(Exercise): Reproduce, unaltered, the line with "In a pharmaceutical manufacturing facility, the" along with every line that follows it in the records, up to the last.

(Data records):
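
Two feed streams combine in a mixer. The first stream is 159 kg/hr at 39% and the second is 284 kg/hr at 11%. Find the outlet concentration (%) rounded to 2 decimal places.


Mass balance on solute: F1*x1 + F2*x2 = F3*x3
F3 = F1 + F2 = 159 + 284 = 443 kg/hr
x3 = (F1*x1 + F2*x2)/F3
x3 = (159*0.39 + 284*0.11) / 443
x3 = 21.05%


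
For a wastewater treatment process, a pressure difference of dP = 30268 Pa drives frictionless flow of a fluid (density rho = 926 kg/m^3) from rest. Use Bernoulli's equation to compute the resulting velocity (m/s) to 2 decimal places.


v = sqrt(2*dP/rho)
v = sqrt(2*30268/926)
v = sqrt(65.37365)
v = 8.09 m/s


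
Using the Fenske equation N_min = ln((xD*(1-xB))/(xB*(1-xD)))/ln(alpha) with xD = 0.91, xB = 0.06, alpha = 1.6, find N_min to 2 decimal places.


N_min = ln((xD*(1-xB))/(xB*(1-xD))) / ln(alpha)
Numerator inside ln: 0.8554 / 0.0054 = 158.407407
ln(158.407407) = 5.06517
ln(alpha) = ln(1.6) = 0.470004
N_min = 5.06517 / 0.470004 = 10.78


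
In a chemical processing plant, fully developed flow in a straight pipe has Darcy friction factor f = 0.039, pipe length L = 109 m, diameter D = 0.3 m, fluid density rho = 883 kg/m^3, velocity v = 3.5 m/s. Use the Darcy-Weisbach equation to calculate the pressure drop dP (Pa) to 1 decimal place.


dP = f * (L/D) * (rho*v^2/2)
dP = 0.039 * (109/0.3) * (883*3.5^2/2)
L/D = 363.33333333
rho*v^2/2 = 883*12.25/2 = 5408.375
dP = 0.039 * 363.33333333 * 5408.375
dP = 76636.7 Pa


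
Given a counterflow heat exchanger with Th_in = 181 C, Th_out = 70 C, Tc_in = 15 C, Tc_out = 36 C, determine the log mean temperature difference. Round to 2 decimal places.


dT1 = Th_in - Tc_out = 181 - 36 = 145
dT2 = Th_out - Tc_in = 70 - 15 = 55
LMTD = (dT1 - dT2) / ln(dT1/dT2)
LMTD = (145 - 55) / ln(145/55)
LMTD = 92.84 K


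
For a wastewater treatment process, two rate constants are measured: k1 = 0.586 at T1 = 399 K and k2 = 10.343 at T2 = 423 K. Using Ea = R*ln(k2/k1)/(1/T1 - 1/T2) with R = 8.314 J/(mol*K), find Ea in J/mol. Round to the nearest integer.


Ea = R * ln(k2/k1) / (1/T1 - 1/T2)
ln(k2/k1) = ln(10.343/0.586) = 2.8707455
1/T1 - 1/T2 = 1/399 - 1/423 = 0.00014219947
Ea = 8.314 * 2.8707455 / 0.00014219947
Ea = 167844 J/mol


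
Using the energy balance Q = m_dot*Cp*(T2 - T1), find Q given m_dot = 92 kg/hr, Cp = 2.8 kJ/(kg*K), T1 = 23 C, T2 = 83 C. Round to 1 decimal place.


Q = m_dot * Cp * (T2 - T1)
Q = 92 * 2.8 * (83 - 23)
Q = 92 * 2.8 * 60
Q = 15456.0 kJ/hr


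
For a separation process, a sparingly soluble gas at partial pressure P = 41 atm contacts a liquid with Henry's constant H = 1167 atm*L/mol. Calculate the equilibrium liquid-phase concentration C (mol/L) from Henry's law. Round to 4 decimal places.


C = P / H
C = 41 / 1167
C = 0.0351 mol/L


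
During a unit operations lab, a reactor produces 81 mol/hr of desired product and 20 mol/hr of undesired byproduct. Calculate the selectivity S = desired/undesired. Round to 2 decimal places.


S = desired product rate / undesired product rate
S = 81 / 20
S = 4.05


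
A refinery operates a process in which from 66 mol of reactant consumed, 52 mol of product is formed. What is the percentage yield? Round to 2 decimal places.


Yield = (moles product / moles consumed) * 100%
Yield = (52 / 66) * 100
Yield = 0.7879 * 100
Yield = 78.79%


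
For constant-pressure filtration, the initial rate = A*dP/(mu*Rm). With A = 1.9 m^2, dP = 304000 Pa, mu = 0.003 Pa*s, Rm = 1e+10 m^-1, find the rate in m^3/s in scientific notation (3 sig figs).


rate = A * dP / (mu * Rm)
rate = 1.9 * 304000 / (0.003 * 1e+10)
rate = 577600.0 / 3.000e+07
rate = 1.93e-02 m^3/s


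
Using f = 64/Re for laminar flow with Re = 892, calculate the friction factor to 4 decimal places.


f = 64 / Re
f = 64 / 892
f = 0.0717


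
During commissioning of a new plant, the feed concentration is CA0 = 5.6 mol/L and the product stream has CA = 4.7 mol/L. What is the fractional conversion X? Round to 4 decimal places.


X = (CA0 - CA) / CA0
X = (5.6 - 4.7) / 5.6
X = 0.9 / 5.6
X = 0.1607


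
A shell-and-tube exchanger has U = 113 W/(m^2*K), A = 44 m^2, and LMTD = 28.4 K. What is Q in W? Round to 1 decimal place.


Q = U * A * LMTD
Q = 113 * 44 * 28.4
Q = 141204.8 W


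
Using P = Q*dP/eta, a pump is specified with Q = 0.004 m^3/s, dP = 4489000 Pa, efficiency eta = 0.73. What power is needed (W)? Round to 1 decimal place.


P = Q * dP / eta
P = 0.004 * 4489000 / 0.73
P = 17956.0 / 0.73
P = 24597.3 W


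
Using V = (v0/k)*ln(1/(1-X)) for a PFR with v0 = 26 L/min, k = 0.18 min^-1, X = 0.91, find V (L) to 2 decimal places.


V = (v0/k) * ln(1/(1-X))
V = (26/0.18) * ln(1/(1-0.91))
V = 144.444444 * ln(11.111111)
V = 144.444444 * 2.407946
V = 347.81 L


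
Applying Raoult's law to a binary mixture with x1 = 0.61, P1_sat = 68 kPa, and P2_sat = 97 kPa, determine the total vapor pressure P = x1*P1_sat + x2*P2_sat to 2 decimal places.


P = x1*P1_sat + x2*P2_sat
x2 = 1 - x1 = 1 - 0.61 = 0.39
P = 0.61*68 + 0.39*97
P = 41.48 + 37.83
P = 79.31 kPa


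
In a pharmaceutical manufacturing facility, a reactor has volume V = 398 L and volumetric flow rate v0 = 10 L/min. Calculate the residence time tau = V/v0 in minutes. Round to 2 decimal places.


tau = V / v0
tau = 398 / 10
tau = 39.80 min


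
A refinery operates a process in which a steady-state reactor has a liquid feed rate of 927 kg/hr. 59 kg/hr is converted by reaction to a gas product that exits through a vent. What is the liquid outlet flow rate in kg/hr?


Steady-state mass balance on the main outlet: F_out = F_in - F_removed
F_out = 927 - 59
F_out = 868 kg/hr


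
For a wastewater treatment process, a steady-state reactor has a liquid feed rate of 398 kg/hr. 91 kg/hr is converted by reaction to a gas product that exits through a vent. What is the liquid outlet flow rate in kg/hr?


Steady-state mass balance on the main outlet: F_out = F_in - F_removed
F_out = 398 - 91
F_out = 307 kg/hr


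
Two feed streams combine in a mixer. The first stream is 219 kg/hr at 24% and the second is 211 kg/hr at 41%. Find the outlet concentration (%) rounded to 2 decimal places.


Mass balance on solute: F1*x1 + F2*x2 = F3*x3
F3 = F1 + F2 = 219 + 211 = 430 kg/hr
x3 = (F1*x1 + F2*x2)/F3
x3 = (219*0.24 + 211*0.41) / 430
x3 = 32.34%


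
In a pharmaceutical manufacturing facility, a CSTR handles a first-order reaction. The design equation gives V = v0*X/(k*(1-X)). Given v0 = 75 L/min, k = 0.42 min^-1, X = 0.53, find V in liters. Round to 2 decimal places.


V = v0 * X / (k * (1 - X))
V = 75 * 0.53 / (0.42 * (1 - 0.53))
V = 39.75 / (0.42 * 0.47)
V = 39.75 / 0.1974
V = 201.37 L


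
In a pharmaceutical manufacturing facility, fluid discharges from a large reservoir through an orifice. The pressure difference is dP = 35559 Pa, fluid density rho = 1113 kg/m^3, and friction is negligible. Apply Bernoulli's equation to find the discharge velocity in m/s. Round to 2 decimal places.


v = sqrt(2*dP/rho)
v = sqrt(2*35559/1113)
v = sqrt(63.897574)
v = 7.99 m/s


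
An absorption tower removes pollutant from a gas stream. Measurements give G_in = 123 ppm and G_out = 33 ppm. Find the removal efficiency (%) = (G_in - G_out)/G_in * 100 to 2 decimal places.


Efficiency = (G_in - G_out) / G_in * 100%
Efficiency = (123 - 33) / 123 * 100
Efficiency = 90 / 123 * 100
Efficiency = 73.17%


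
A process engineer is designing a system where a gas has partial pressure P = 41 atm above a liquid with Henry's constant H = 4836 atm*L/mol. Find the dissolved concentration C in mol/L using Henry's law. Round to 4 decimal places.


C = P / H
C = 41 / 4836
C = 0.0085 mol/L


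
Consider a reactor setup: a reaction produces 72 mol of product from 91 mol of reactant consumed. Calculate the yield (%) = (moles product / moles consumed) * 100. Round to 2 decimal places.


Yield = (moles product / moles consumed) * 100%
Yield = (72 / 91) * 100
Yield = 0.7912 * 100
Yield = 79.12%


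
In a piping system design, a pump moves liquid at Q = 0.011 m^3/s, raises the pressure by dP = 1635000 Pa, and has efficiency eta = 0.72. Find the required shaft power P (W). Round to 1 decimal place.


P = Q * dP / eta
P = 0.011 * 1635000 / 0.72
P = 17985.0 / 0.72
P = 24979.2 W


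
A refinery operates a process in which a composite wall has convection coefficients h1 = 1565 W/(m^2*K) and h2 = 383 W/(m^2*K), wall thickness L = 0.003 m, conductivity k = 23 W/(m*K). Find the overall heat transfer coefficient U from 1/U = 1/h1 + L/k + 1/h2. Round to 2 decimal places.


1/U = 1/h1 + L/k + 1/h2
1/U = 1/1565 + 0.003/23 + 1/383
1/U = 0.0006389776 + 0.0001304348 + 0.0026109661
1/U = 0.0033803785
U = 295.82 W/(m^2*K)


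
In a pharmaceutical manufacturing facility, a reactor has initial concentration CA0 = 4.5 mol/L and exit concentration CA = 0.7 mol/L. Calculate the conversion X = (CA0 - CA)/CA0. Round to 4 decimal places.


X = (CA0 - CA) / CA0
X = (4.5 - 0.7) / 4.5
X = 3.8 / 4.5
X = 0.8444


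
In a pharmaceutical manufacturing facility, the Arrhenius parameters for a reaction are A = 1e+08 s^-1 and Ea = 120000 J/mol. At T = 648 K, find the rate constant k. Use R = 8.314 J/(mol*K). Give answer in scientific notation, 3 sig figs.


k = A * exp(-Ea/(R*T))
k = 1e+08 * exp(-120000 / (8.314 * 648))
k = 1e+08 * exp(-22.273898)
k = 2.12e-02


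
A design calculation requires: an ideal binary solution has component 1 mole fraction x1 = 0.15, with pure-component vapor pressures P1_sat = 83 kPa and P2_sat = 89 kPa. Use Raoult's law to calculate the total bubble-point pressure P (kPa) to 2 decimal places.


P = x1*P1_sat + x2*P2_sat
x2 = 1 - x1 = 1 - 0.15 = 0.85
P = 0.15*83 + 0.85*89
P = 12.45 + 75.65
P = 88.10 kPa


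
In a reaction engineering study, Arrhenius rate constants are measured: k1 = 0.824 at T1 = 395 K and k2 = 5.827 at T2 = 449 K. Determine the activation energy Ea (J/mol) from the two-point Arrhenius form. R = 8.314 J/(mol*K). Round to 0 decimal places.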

(Answer section):
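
In a pharmaceutical manufacturing facility, the Arrhenius parameters for a reaction are A = 1e+08 s^-1 and Ea = 120000 J/mol. At T = 648 K, find the rate constant k. Use R = 8.314 J/(mol*K). Give answer in scientific notation, 3 sig figs.


k = A * exp(-Ea/(R*T))
k = 1e+08 * exp(-120000 / (8.314 * 648))
k = 1e+08 * exp(-22.273898)
k = 2.12e-02


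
A design calculation requires: an ideal binary solution has component 1 mole fraction x1 = 0.15, with pure-component vapor pressures P1_sat = 83 kPa and P2_sat = 89 kPa. Use Raoult's law to calculate the total bubble-point pressure P (kPa) to 2 decimal places.


P = x1*P1_sat + x2*P2_sat
x2 = 1 - x1 = 1 - 0.15 = 0.85
P = 0.15*83 + 0.85*89
P = 12.45 + 75.65
P = 88.10 kPa


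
In a reaction engineering study, Arrhenius rate constants are measured: k1 = 0.824 at T1 = 395 K and k2 = 5.827 at T2 = 449 K. Determine the activation energy Ea (J/mol) from the two-point Arrhenius form. R = 8.314 J/(mol*K). Round to 0 decimal places.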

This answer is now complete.